## [About this exercise]
Copy out the records below exactly as they appear.
== Exercise inputs
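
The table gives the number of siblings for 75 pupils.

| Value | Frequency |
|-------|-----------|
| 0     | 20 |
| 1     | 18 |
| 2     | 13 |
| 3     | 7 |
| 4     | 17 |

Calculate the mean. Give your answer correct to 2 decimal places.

Values: 0, 1, 2, 3, 4
Σfx = 20×0 + 18×1 + 13×2 + 7×3 + 17×4 = 133
n = Σf = 75
Mean = 133 / 75 = 1.7733

1.77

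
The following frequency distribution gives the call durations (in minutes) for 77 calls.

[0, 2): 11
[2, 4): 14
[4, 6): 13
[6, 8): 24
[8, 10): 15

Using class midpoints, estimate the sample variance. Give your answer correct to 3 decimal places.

7.252

Midpoints: 1, 3, 5, 7, 9
n = 77, Σfm = 421, mean = 5.4675
Σfm² = 2853
Σf(m − x̄)² = Σfm² − (Σfm)²/n = 2853 − 421²/77 = 551.1688
Sample variance = 551.1688 / 76 = 7.2522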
====
## [Answer]
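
The table gives the number of siblings for 75 pupils.

| Value | Frequency |
|-------|-----------|
| 0     | 20 |
| 1     | 18 |
| 2     | 13 |
| 3     | 7 |
| 4     | 17 |

Calculate the mean. Give your answer correct to 2 decimal places.

Values: 0, 1, 2, 3, 4
Σfx = 20×0 + 18×1 + 13×2 + 7×3 + 17×4 = 133
n = Σf = 75
Mean = 133 / 75 = 1.7733

1.77

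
The following frequency distribution gives the call durations (in minutes) for 77 calls.

[0, 2): 11
[2, 4): 14
[4, 6): 13
[6, 8): 24
[8, 10): 15

Using class midpoints, estimate the sample variance. Give your answer correct to 3 decimal places.

7.252

Midpoints: 1, 3, 5, 7, 9
n = 77, Σfm = 421, mean = 5.4675
Σfm² = 2853
Σf(m − x̄)² = Σfm² − (Σfm)²/n = 2853 − 421²/77 = 551.1688
Sample variance = 551.1688 / 76 = 7.2522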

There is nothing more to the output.